== SUPPLIED INFORMATION
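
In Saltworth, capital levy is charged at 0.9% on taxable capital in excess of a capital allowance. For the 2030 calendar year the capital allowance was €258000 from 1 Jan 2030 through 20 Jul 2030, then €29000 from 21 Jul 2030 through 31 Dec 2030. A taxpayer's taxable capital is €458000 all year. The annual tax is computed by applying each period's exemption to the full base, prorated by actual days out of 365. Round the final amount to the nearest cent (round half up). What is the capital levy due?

€2726.04

1 Jan – 20 Jul 2030: 201 days, exemption €258000 → (€458000 − €258000) × 0.9% × 201/365 = €991.2329
21 Jul – 31 Dec 2030: 164 days, exemption €29000 → (€458000 − €29000) × 0.9% × 164/365 = €1734.8055
Total = €2726.0384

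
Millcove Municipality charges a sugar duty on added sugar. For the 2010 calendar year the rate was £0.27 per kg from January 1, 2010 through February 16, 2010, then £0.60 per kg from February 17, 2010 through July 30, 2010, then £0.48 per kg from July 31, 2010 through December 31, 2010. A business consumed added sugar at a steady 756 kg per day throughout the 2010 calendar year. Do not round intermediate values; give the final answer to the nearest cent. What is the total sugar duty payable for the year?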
====
● **YOUR GOAL**
Write the entries out again exactly.

● **REPLY TO THE TASK**
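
In Saltworth, capital levy is charged at 0.9% on taxable capital in excess of a capital allowance. For the 2030 calendar year the capital allowance was €258000 from 1 Jan 2030 through 20 Jul 2030, then €29000 from 21 Jul 2030 through 31 Dec 2030. A taxpayer's taxable capital is €458000 all year. The annual tax is computed by applying each period's exemption to the full base, prorated by actual days out of 365. Round the final amount to the nearest cent (round half up). What is the capital levy due?

€2726.04

1 Jan – 20 Jul 2030: 201 days, exemption €258000 → (€458000 − €258000) × 0.9% × 201/365 = €991.2329
21 Jul – 31 Dec 2030: 164 days, exemption €29000 → (€458000 − €29000) × 0.9% × 164/365 = €1734.8055
Total = €2726.0384

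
Millcove Municipality charges a sugar duty on added sugar. For the 2010 calendar year the rate was £0.27 per kg from January 1, 2010 through February 16, 2010, then £0.60 per kg from February 17, 2010 through July 30, 2010, then £0.48 per kg from July 31, 2010 through December 31, 2010. A business consumed added sugar at a steady 756 kg per day throughout the 2010 calendar year. Do not round intermediate values; give the final answer to the nearest cent. What is the total sugar duty payable for the year?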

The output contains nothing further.